In the records, find every line with the word "number" and copy it out.

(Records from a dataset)
((

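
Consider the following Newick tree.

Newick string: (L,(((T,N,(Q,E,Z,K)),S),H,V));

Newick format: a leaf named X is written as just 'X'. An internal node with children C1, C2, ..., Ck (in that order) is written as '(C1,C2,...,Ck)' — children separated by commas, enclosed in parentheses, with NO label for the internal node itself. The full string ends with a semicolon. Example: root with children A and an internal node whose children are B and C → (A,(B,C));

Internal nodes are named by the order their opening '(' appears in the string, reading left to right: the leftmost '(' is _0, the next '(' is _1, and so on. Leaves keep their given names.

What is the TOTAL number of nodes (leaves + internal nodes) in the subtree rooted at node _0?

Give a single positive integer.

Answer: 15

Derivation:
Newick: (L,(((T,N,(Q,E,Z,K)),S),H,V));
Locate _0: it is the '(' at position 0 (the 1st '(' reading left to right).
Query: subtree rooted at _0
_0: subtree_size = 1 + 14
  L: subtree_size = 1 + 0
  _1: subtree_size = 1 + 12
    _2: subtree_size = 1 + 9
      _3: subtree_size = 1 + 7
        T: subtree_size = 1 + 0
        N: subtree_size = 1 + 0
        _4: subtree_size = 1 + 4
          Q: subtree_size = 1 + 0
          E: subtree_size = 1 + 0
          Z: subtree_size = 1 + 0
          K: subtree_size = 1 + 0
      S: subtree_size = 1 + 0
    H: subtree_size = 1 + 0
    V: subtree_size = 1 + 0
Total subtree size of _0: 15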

))
((

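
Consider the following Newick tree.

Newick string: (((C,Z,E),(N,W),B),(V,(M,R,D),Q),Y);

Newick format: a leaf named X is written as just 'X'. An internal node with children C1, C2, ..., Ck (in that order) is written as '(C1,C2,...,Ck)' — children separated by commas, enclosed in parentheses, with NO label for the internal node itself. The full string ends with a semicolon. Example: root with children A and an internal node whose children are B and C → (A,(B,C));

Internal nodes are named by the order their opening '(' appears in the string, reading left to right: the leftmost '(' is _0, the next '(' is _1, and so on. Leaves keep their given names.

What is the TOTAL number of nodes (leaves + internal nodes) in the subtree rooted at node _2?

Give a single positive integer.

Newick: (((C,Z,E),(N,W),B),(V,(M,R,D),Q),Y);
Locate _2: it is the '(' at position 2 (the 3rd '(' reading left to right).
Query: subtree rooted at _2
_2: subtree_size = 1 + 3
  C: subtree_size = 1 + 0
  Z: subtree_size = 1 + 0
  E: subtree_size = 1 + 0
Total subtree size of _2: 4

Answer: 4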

))

§ RESPONSE TO THIS EXERCISE:
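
What is the TOTAL number of nodes (leaves + internal nodes) in the subtree rooted at node _0?
What is the TOTAL number of nodes (leaves + internal nodes) in the subtree rooted at node _2?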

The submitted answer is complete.